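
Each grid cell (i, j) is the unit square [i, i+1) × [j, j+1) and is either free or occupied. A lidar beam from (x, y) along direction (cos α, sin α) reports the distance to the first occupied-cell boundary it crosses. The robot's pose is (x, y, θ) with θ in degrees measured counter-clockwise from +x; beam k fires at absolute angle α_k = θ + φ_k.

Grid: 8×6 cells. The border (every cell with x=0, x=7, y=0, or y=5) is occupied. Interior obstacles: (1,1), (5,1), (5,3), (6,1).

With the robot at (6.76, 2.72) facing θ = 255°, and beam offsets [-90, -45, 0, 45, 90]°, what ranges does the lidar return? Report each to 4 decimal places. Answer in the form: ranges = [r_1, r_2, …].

ranges = [1.0818, 1.4400, 0.7454, 0.4800, 0.2485]

beam 1: φ=-90°, α=165°
  dir = (cos 165°, sin 165°) = (-0.9659, 0.2588); from cell (6,2)
  next x-line at t=0.7868, next y-line at t=1.0818; Δt_x=1.0353, Δt_y=3.8637
    x: enter (5,2) at t=0.7868
    y: enter (5,3) at t=1.0818 ← occupied
  → r_1 = 1.0818
beam 2: φ=-45°, α=210°
  dir = (cos 210°, sin 210°) = (-0.8660, -0.5000); from cell (6,2)
  next x-line at t=0.8776, next y-line at t=1.4400; Δt_x=1.1547, Δt_y=2.0000
    x: enter (5,2) at t=0.8776
    y: enter (5,1) at t=1.4400 ← occupied
  → r_2 = 1.4400
beam 3: φ=0°, α=255°
  dir = (cos 255°, sin 255°) = (-0.2588, -0.9659); from cell (6,2)
  next x-line at t=2.9364, next y-line at t=0.7454; Δt_x=3.8637, Δt_y=1.0353
    y: enter (6,1) at t=0.7454 ← occupied
  → r_3 = 0.7454
beam 4: φ=45°, α=300°
  dir = (cos 300°, sin 300°) = (0.5000, -0.8660); from cell (6,2)
  next x-line at t=0.4800, next y-line at t=0.8314; Δt_x=2.0000, Δt_y=1.1547
    x: enter (7,2) at t=0.4800 ← occupied
  → r_4 = 0.4800
beam 5: φ=90°, α=345°
  dir = (cos 345°, sin 345°) = (0.9659, -0.2588); from cell (6,2)
  next x-line at t=0.2485, next y-line at t=2.7819; Δt_x=1.0353, Δt_y=3.8637
    x: enter (7,2) at t=0.2485 ← occupied
  → r_5 = 0.2485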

:::::

> _GOAL OF THE EXERCISE_
Please transcribe the whole listing exactly as it stands.

> _EXERCISE OUTPUT_
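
Each grid cell (i, j) is the unit square [i, i+1) × [j, j+1) and is either free or occupied. A lidar beam from (x, y) along direction (cos α, sin α) reports the distance to the first occupied-cell boundary it crosses. The robot's pose is (x, y, θ) with θ in degrees measured counter-clockwise from +x; beam k fires at absolute angle α_k = θ + φ_k.

Grid: 8×6 cells. The border (every cell with x=0, x=7, y=0, or y=5) is occupied. Interior obstacles: (1,1), (5,1), (5,3), (6,1).

With the robot at (6.76, 2.72) facing θ = 255°, and beam offsets [-90, -45, 0, 45, 90]°, what ranges does the lidar return? Report each to 4 decimal places. Answer in the form: ranges = [r_1, r_2, …].

ranges = [1.0818, 1.4400, 0.7454, 0.4800, 0.2485]

beam 1: φ=-90°, α=165°
  dir = (cos 165°, sin 165°) = (-0.9659, 0.2588); from cell (6,2)
  next x-line at t=0.7868, next y-line at t=1.0818; Δt_x=1.0353, Δt_y=3.8637
    x: enter (5,2) at t=0.7868
    y: enter (5,3) at t=1.0818 ← occupied
  → r_1 = 1.0818
beam 2: φ=-45°, α=210°
  dir = (cos 210°, sin 210°) = (-0.8660, -0.5000); from cell (6,2)
  next x-line at t=0.8776, next y-line at t=1.4400; Δt_x=1.1547, Δt_y=2.0000
    x: enter (5,2) at t=0.8776
    y: enter (5,1) at t=1.4400 ← occupied
  → r_2 = 1.4400
beam 3: φ=0°, α=255°
  dir = (cos 255°, sin 255°) = (-0.2588, -0.9659); from cell (6,2)
  next x-line at t=2.9364, next y-line at t=0.7454; Δt_x=3.8637, Δt_y=1.0353
    y: enter (6,1) at t=0.7454 ← occupied
  → r_3 = 0.7454
beam 4: φ=45°, α=300°
  dir = (cos 300°, sin 300°) = (0.5000, -0.8660); from cell (6,2)
  next x-line at t=0.4800, next y-line at t=0.8314; Δt_x=2.0000, Δt_y=1.1547
    x: enter (7,2) at t=0.4800 ← occupied
  → r_4 = 0.4800
beam 5: φ=90°, α=345°
  dir = (cos 345°, sin 345°) = (0.9659, -0.2588); from cell (6,2)
  next x-line at t=0.2485, next y-line at t=2.7819; Δt_x=1.0353, Δt_y=3.8637
    x: enter (7,2) at t=0.2485 ← occupied
  → r_5 = 0.2485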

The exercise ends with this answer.